(Stored data entries)

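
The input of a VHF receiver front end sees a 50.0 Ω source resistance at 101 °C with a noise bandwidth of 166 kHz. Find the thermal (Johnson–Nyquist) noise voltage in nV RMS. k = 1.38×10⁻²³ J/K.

T = 101 °C + 273.15 = 374.15 K
V_n = √(4kTRB)
4kTRB = 4 × 1.38×10⁻²³ × 374.15 × 5.00×10¹ × 1.66×10⁵ = 1.71×10⁻¹³ V²
V_n = √(1.71×10⁻¹³) = 4.14×10⁻⁷ V = 414 nV

414 nV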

Task statement
Please repeat every record above word for word.

Result for this exercise
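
The input of a VHF receiver front end sees a 50.0 Ω source resistance at 101 °C with a noise bandwidth of 166 kHz. Find the thermal (Johnson–Nyquist) noise voltage in nV RMS. k = 1.38×10⁻²³ J/K.

T = 101 °C + 273.15 = 374.15 K
V_n = √(4kTRB)
4kTRB = 4 × 1.38×10⁻²³ × 374.15 × 5.00×10¹ × 1.66×10⁵ = 1.71×10⁻¹³ V²
V_n = √(1.71×10⁻¹³) = 4.14×10⁻⁷ V = 414 nV

414 nV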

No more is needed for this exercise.